→ **Dataset content**

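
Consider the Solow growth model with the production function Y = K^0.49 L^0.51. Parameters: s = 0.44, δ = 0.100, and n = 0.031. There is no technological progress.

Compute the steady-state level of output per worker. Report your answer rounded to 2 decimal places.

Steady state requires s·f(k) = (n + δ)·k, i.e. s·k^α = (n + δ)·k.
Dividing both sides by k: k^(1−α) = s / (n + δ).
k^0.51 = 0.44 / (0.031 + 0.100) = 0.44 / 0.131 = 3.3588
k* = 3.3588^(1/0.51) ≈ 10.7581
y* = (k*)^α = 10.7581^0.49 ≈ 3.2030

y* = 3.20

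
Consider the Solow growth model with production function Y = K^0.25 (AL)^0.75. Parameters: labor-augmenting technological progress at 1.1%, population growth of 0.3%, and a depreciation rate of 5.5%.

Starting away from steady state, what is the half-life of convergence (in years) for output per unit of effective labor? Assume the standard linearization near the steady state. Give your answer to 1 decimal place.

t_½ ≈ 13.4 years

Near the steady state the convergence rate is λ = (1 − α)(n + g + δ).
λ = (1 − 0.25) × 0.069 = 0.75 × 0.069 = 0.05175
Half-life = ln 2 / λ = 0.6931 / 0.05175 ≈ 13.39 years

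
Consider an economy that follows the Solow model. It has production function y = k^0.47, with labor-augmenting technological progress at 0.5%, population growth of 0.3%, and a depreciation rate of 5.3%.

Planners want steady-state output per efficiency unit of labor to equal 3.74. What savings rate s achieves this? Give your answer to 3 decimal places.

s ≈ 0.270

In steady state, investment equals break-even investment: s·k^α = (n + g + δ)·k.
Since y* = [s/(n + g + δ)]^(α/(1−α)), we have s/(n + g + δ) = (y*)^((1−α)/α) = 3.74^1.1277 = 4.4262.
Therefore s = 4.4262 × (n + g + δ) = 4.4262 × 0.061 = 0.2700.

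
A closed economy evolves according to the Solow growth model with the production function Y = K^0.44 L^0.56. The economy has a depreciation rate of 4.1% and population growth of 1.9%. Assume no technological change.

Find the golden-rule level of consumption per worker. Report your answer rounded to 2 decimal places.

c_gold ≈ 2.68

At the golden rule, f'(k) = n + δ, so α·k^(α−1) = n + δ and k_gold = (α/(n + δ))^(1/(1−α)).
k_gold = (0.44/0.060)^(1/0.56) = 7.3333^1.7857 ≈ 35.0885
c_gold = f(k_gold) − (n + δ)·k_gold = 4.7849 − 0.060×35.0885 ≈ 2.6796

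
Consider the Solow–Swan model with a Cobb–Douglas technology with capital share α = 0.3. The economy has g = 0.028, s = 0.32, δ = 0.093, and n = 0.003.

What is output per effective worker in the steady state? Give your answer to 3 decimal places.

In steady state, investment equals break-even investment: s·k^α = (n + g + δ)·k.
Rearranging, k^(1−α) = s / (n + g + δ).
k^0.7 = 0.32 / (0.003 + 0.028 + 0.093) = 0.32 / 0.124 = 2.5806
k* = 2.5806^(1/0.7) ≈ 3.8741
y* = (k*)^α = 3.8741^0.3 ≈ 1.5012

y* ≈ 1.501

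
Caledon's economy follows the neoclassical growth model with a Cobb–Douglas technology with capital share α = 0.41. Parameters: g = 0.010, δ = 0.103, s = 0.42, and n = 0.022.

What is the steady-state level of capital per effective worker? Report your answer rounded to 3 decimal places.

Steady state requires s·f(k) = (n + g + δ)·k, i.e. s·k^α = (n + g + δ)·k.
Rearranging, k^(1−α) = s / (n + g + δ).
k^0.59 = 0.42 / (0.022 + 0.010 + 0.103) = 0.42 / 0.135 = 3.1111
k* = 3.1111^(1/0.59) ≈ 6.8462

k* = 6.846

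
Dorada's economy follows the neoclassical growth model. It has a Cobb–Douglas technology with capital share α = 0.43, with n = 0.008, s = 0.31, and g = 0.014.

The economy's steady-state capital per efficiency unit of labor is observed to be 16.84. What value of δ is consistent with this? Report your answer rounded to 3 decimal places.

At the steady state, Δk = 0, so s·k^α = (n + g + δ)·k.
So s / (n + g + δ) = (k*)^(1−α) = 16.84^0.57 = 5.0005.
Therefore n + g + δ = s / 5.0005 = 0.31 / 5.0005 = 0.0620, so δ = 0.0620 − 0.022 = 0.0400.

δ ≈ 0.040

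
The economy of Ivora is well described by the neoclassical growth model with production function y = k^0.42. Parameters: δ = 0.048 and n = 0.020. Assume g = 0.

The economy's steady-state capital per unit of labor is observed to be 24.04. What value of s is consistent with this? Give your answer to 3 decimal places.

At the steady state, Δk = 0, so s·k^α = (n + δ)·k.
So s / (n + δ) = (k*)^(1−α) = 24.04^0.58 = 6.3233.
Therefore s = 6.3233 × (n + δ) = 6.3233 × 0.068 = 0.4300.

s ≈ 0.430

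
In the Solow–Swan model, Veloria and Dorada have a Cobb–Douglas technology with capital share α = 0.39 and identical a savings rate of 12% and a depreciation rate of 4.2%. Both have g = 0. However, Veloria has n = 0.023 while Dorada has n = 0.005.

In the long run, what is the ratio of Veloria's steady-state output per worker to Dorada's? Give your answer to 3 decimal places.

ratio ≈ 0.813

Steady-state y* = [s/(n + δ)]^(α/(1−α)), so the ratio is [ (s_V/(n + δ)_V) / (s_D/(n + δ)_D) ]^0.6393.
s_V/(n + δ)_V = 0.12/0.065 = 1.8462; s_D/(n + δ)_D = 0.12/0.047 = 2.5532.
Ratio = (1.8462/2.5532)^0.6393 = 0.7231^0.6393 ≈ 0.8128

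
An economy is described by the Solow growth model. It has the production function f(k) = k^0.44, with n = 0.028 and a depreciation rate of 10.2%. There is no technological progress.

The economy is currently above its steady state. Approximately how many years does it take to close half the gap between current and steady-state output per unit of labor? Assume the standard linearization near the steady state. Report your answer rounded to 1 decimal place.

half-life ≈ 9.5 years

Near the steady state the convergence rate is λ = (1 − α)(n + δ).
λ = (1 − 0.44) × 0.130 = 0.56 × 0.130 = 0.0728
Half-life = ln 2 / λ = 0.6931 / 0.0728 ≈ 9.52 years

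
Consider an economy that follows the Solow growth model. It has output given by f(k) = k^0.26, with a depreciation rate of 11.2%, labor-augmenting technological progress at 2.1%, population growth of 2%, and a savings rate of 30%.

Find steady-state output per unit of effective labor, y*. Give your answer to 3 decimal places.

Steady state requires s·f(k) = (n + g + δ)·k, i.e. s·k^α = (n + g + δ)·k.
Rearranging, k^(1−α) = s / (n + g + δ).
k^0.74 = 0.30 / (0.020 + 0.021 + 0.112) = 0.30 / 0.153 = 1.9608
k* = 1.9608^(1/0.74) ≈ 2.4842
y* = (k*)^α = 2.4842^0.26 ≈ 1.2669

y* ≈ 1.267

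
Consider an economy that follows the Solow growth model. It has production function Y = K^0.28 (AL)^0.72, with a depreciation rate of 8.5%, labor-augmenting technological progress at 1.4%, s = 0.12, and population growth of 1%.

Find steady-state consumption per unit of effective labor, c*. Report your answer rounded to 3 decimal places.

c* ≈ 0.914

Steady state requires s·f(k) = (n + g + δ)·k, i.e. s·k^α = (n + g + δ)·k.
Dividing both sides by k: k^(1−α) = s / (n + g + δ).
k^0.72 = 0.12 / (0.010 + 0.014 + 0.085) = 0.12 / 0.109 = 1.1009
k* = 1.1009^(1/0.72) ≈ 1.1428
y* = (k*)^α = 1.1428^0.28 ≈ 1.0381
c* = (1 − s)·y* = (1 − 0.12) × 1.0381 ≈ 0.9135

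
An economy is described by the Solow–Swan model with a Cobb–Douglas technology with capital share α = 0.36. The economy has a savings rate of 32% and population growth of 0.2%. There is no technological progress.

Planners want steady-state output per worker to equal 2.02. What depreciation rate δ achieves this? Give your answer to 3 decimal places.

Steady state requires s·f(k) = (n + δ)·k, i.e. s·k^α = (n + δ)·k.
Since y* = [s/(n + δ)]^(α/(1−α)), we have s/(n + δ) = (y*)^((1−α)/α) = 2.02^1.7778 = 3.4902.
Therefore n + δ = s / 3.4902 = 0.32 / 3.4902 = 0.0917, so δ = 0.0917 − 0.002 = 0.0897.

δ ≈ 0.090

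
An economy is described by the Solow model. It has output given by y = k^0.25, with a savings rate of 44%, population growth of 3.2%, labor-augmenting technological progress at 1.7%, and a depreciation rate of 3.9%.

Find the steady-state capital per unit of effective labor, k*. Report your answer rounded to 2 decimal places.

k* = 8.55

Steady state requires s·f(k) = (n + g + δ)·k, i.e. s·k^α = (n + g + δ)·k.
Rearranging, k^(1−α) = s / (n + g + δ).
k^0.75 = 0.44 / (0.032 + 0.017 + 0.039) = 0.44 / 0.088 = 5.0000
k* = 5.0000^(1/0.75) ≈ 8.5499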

→ **Problem details**
Work out how many lines in the material above hold the word "Douglas"; answer with the number only.

→ **Written answer**
5